* _Task instructions_: Count the lines below containing "bool"; state the number only.

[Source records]
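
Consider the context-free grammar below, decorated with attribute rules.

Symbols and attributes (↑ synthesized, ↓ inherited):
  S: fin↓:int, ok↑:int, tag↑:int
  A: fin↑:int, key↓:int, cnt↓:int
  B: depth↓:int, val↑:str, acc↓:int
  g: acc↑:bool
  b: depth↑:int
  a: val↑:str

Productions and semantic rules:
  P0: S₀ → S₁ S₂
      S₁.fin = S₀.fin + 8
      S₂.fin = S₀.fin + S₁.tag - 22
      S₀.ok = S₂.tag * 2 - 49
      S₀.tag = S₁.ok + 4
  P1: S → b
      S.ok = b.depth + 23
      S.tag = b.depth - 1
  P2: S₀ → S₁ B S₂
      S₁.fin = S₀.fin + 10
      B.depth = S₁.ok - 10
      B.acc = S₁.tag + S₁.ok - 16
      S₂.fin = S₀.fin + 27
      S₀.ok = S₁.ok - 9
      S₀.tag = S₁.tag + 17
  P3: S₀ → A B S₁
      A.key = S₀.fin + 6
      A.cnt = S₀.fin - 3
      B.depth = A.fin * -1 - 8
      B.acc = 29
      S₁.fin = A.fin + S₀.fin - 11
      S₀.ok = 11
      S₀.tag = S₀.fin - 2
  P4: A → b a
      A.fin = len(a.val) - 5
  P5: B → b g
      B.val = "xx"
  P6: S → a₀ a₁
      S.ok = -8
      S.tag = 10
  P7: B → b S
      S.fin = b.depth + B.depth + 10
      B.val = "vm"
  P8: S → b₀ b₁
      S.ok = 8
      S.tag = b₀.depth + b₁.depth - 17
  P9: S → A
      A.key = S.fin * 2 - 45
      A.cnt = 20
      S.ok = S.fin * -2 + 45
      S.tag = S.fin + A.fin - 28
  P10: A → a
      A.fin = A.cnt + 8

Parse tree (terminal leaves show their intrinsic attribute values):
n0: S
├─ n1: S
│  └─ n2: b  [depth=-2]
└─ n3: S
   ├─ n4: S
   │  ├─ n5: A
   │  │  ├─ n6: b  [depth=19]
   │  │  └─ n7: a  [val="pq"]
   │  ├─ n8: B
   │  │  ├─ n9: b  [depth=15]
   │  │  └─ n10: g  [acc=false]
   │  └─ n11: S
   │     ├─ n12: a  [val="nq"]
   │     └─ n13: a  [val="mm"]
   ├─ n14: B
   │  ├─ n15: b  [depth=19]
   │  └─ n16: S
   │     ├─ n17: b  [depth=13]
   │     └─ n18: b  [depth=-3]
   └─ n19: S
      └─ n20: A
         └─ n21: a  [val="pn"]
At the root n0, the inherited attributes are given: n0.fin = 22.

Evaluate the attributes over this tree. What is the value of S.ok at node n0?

-5

1. n0.fin = 22  [given at root]
2. n1.fin = 30  [S₀.fin + 8]
3. n2.depth = -2  [terminal]
4. n1.ok = 21  [b.depth + 23]
5. n1.tag = -3  [b.depth - 1]
6. n3.fin = -3  [S₀.fin + S₁.tag - 22]
7. n4.fin = 7  [S₀.fin + 10]
8. n5.key = 13  [S₀.fin + 6]
9. n5.cnt = 4  [S₀.fin - 3]
10. n6.depth = 19  [terminal]
11. n7.val = "pq"  [terminal]
12. n5.fin = -3  [len(a.val) - 5]
13. n8.depth = -5  [A.fin * -1 - 8]
14. n8.acc = 29  [29]
15. n9.depth = 15  [terminal]
16. n10.acc = false  [terminal]
17. n8.val = "xx"  ["xx"]
18. n11.fin = -7  [A.fin + S₀.fin - 11]
19. n12.val = "nq"  [terminal]
20. n13.val = "mm"  [terminal]
21. n11.ok = -8  [-8]
22. n11.tag = 10  [10]
23. n4.ok = 11  [11]
24. n4.tag = 5  [S₀.fin - 2]
25. n14.depth = 1  [S₁.ok - 10]
26. n14.acc = 0  [S₁.tag + S₁.ok - 16]
27. n15.depth = 19  [terminal]
28. n16.fin = 30  [b.depth + B.depth + 10]
29. n17.depth = 13  [terminal]
30. n18.depth = -3  [terminal]
31. n16.ok = 8  [8]
32. n16.tag = -7  [b₀.depth + b₁.depth - 17]
33. n14.val = "vm"  ["vm"]
34. n19.fin = 24  [S₀.fin + 27]
35. n20.key = 3  [S.fin * 2 - 45]
36. n20.cnt = 20  [20]
37. n21.val = "pn"  [terminal]
38. n20.fin = 28  [A.cnt + 8]
39. n19.ok = -3  [S.fin * -2 + 45]
40. n19.tag = 24  [S.fin + A.fin - 28]
41. n3.ok = 2  [S₁.ok - 9]
42. n3.tag = 22  [S₁.tag + 17]
43. n0.ok = -5  [S₂.tag * 2 - 49]
44. n0.tag = 25  [S₁.ok + 4]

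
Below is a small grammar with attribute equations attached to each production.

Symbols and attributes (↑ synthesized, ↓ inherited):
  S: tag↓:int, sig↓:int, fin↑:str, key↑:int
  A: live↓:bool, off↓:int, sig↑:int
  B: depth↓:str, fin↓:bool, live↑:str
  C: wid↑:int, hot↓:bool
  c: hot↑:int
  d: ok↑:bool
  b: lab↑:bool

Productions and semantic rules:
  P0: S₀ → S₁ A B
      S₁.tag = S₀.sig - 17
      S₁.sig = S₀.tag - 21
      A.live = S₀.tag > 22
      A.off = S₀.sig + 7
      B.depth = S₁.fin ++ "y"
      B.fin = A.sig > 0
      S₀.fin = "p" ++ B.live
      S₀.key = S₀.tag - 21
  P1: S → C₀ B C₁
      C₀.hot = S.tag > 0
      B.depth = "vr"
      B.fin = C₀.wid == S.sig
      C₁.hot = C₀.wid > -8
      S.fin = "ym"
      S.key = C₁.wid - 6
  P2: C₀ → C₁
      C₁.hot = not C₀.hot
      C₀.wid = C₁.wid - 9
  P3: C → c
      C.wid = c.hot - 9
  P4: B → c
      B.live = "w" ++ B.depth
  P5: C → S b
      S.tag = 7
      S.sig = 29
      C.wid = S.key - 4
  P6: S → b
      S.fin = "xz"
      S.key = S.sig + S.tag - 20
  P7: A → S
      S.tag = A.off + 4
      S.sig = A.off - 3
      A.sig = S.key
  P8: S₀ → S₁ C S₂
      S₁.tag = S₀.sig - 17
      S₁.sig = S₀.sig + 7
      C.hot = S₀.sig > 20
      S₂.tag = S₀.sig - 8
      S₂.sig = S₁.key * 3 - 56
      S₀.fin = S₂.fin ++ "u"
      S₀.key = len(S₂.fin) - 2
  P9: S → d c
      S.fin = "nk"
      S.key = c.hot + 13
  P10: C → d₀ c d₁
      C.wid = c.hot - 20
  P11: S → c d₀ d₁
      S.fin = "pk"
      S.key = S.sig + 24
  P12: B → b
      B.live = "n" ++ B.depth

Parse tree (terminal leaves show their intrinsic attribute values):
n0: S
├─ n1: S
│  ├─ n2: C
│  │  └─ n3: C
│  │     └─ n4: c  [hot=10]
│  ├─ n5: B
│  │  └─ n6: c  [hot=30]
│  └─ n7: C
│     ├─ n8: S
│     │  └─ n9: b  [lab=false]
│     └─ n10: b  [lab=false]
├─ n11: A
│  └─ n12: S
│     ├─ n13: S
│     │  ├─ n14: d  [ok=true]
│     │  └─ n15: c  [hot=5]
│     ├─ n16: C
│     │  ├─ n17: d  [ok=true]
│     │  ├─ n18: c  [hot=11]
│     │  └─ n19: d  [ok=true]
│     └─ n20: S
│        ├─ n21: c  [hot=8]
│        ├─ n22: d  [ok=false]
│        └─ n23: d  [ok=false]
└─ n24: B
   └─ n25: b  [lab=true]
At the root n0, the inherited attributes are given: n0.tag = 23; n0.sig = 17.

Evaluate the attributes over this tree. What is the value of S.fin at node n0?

"pnymy"

1. n0.tag = 23  [given at root]
2. n0.sig = 17  [given at root]
3. n1.tag = 0  [S₀.sig - 17]
4. n1.sig = 2  [S₀.tag - 21]
5. n2.hot = false  [S.tag > 0]
6. n3.hot = true  [not C₀.hot]
7. n4.hot = 10  [terminal]
8. n3.wid = 1  [c.hot - 9]
9. n2.wid = -8  [C₁.wid - 9]
10. n5.depth = "vr"  ["vr"]
11. n5.fin = false  [C₀.wid == S.sig]
12. n6.hot = 30  [terminal]
13. n5.live = "wvr"  ["w" ++ B.depth]
14. n7.hot = false  [C₀.wid > -8]
15. n8.tag = 7  [7]
16. n8.sig = 29  [29]
17. n9.lab = false  [terminal]
18. n8.fin = "xz"  ["xz"]
19. n8.key = 16  [S.sig + S.tag - 20]
20. n10.lab = false  [terminal]
21. n7.wid = 12  [S.key - 4]
22. n1.fin = "ym"  ["ym"]
23. n1.key = 6  [C₁.wid - 6]
24. n11.live = true  [S₀.tag > 22]
25. n11.off = 24  [S₀.sig + 7]
26. n12.tag = 28  [A.off + 4]
27. n12.sig = 21  [A.off - 3]
28. n13.tag = 4  [S₀.sig - 17]
29. n13.sig = 28  [S₀.sig + 7]
30. n14.ok = true  [terminal]
31. n15.hot = 5  [terminal]
32. n13.fin = "nk"  ["nk"]
33. n13.key = 18  [c.hot + 13]
34. n16.hot = true  [S₀.sig > 20]
35. n17.ok = true  [terminal]
36. n18.hot = 11  [terminal]
37. n19.ok = true  [terminal]
38. n16.wid = -9  [c.hot - 20]
39. n20.tag = 13  [S₀.sig - 8]
40. n20.sig = -2  [S₁.key * 3 - 56]
41. n21.hot = 8  [terminal]
42. n22.ok = false  [terminal]
43. n23.ok = false  [terminal]
44. n20.fin = "pk"  ["pk"]
45. n20.key = 22  [S.sig + 24]
46. n12.fin = "pku"  [S₂.fin ++ "u"]
47. n12.key = 0  [len(S₂.fin) - 2]
48. n11.sig = 0  [S.key]
49. n24.depth = "ymy"  [S₁.fin ++ "y"]
50. n24.fin = false  [A.sig > 0]
51. n25.lab = true  [terminal]
52. n24.live = "nymy"  ["n" ++ B.depth]
53. n0.fin = "pnymy"  ["p" ++ B.live]
54. n0.key = 2  [S₀.tag - 21]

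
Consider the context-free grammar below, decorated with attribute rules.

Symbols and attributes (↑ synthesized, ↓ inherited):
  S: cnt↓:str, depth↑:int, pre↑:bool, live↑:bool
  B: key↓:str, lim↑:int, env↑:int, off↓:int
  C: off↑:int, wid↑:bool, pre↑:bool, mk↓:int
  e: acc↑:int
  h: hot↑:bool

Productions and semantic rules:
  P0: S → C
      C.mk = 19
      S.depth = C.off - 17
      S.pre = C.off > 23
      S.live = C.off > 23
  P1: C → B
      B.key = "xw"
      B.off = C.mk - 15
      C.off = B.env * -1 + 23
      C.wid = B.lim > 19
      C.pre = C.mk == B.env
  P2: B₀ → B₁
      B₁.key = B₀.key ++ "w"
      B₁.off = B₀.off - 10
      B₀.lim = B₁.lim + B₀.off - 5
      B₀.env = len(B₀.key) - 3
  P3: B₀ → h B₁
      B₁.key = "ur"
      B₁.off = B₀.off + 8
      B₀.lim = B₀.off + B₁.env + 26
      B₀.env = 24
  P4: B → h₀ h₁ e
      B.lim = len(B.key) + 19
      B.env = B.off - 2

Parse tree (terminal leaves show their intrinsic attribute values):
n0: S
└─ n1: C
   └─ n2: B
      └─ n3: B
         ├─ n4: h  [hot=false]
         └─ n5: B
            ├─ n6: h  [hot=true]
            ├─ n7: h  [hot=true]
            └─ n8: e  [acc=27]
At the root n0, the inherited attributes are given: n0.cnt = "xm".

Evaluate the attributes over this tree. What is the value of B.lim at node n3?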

* _Output of the exercise_: 9